[SUPPLIED MATERIAL]:
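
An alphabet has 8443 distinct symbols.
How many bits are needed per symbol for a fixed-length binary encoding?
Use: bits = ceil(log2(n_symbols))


log2(8443) = 13.0435
Bracket: 2^13 = 8192 < 8443 <= 2^14 = 16384
So ceil(log2(8443)) = 14

bits = ceil(log2(8443)) = ceil(13.0435) = 14 bits


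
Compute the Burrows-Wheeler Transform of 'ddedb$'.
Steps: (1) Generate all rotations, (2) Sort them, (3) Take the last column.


Rotations (sorted):
  0: $ddedb -> last char: b
  1: b$dded -> last char: d
  2: db$dde -> last char: e
  3: ddedb$ -> last char: $
  4: dedb$d -> last char: d
  5: edb$dd -> last char: d


BWT = bde$dd


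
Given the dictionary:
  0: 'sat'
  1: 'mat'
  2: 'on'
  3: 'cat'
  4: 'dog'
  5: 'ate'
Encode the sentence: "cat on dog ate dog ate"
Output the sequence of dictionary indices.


Look up each word in the dictionary:
  'cat' -> 3
  'on' -> 2
  'dog' -> 4
  'ate' -> 5
  'dog' -> 4
  'ate' -> 5

Encoded: [3, 2, 4, 5, 4, 5]


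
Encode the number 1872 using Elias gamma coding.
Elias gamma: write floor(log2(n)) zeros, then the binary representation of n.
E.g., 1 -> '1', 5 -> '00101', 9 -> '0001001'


num_bits = floor(log2(1872)) + 1 = 11
leading_zeros = num_bits - 1 = 10
binary(1872) = 11101010000

Elias gamma(1872) = '0000000000' + '11101010000' = 000000000011101010000 (21 bits)


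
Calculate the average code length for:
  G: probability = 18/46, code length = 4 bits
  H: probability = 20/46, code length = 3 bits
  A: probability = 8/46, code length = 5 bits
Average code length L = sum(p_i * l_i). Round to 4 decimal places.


Weighted contributions p_i * l_i:
  G: (18/46) * 4 = 72/46
  H: (20/46) * 3 = 60/46
  A: (8/46) * 5 = 40/46
Sum = (72 + 60 + 40)/46 = 172/46

L = 172/46 = 3.7391 bits/symbol


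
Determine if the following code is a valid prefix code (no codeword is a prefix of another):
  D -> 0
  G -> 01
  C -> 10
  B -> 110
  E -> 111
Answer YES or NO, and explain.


Checking each pair (does one codeword prefix another?):
  D='0' vs G='01': prefix -- VIOLATION

NO -- this is NOT a valid prefix code. D (0) is a prefix of G (01).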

[EXERCISE DIRECTIONS]:
Which lines above include the string "probability"? Show them.

[ANSWER TO THIS PROBLEM]:
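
  G: probability = 18/46, code length = 4 bits
  H: probability = 20/46, code length = 3 bits
  A: probability = 8/46, code length = 5 bits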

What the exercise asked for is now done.